● **What the task requires**
Return the full listing exactly as it is written.
:: Dataset ::
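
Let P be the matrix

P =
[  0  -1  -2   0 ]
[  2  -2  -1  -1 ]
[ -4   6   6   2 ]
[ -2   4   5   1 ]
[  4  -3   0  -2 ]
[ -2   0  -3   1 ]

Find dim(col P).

2

Row reduce to echelon form.
Swap R1 ↔ R2
R3 ← R3 + (2)·R1: [0, 2, 4, 0]
R4 ← R4 + R1: [0, 2, 4, 0]
R5 ← R5 − (2)·R1: [0, 1, 2, 0]
R6 ← R6 + R1: [0, -2, -4, 0]
R3 ← R3 + (2)·R2: [0, 0, 0, 0]
R4 ← R4 + (2)·R2: [0, 0, 0, 0]
R5 ← R5 + R2: [0, 0, 0, 0]
R6 ← R6 − (2)·R2: [0, 0, 0, 0]
Echelon form has 2 nonzero rows, so rank(P) = 2.
The column space has dimension equal to the rank: 2.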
:::
● **Your response**
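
Let P be the matrix

P =
[  0  -1  -2   0 ]
[  2  -2  -1  -1 ]
[ -4   6   6   2 ]
[ -2   4   5   1 ]
[  4  -3   0  -2 ]
[ -2   0  -3   1 ]

Find dim(col P).

2

Row reduce to echelon form.
Swap R1 ↔ R2
R3 ← R3 + (2)·R1: [0, 2, 4, 0]
R4 ← R4 + R1: [0, 2, 4, 0]
R5 ← R5 − (2)·R1: [0, 1, 2, 0]
R6 ← R6 + R1: [0, -2, -4, 0]
R3 ← R3 + (2)·R2: [0, 0, 0, 0]
R4 ← R4 + (2)·R2: [0, 0, 0, 0]
R5 ← R5 + R2: [0, 0, 0, 0]
R6 ← R6 − (2)·R2: [0, 0, 0, 0]
Echelon form has 2 nonzero rows, so rank(P) = 2.
The column space has dimension equal to the rank: 2.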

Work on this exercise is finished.